** Opening Supplied records block **

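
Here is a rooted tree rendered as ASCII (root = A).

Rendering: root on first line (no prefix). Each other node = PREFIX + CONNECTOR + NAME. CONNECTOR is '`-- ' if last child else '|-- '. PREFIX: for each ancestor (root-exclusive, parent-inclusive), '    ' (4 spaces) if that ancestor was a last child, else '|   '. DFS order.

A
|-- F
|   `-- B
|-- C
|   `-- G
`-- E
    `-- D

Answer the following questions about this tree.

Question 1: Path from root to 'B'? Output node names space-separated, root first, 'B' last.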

** Closing Supplied records block **

Copy each entry above exactly, leaving nothing out.

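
Here is a rooted tree rendered as ASCII (root = A).

Rendering: root on first line (no prefix). Each other node = PREFIX + CONNECTOR + NAME. CONNECTOR is '`-- ' if last child else '|-- '. PREFIX: for each ancestor (root-exclusive, parent-inclusive), '    ' (4 spaces) if that ancestor was a last child, else '|   '. DFS order.

A
|-- F
|   `-- B
|-- C
|   `-- G
`-- E
    `-- D

Answer the following questions about this tree.

Question 1: Path from root to 'B'? Output node names space-separated, root first, 'B' last.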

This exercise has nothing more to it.